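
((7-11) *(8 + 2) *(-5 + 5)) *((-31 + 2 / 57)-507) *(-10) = 0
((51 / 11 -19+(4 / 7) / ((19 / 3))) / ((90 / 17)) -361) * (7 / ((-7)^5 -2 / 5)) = 23943932 / 158073597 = 0.15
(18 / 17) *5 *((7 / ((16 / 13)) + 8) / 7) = 9855 / 952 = 10.35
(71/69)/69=71/4761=0.01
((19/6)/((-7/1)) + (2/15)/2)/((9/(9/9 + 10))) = -33/70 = -0.47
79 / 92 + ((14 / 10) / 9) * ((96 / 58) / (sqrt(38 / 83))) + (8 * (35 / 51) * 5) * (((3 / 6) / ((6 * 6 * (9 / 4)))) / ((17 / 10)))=56 * sqrt(3154) / 8265 + 6191933 / 6460884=1.34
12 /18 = 2 /3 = 0.67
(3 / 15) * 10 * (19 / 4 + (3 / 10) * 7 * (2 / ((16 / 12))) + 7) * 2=298 / 5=59.60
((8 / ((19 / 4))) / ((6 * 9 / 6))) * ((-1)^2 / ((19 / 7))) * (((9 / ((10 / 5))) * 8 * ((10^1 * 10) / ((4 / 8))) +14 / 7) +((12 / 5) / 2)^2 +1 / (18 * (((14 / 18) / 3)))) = 40340464 / 81225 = 496.65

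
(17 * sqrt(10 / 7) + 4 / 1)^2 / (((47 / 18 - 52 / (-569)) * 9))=154768 * sqrt(70) / 193753 + 3416276 / 193753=24.32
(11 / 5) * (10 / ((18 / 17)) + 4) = 1331 / 45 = 29.58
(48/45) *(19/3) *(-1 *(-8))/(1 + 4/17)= 41344/945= 43.75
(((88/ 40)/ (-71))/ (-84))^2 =121/ 889232400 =0.00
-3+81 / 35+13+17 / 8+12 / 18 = 12689 / 840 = 15.11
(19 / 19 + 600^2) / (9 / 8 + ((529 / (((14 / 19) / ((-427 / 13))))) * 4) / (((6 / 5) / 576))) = -37440104 / 4708692363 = -0.01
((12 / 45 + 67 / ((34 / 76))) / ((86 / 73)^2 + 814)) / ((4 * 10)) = 101938441 / 22160530200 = 0.00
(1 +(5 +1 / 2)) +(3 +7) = 33 / 2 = 16.50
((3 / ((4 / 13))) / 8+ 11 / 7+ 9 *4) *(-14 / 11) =-8689 / 176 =-49.37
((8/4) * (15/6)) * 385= 1925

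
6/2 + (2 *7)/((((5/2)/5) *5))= 43/5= 8.60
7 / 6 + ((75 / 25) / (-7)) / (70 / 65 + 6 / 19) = 6205 / 7224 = 0.86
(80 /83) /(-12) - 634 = -157886 /249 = -634.08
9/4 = 2.25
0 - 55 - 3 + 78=20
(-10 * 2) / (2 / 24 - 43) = 48 / 103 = 0.47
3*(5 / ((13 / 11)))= 165 / 13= 12.69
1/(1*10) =1/10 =0.10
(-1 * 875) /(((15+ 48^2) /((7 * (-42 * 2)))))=221.86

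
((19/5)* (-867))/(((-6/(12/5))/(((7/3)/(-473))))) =-76874/11825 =-6.50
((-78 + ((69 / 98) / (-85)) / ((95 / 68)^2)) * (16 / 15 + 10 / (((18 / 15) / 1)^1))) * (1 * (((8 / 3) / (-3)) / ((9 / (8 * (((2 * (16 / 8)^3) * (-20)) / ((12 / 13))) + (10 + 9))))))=-19846931033296 / 99500625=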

*Exercise*: Your reply must contain the line with "((19/5)* (-867))/(((-6/(12/5))/(((7/3)/(-473))))) =-76874/11825" and each later line of the material, word for word, and nothing else.

*Result of this exercise*:
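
((19/5)* (-867))/(((-6/(12/5))/(((7/3)/(-473))))) =-76874/11825 =-6.50
((-78 + ((69 / 98) / (-85)) / ((95 / 68)^2)) * (16 / 15 + 10 / (((18 / 15) / 1)^1))) * (1 * (((8 / 3) / (-3)) / ((9 / (8 * (((2 * (16 / 8)^3) * (-20)) / ((12 / 13))) + (10 + 9))))))=-19846931033296 / 99500625=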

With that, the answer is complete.